Source records:
· · · · ·
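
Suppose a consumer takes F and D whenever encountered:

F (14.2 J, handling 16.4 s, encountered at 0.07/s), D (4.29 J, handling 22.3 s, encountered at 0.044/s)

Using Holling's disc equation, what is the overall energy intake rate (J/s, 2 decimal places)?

0.38 J/s

R = (0.07×14.2 + 0.044×4.29) / (1 + 0.07×16.4 + 0.044×22.3) = 1.183/3.129 = 0.378 J/s.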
· · · · ·
• [Problem details]
Scan the data above for the word "encountered" and report every line where it is found.

• [Answer section]
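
Suppose a consumer takes F and D whenever encountered:
F (14.2 J, handling 16.4 s, encountered at 0.07/s), D (4.29 J, handling 22.3 s, encountered at 0.044/s)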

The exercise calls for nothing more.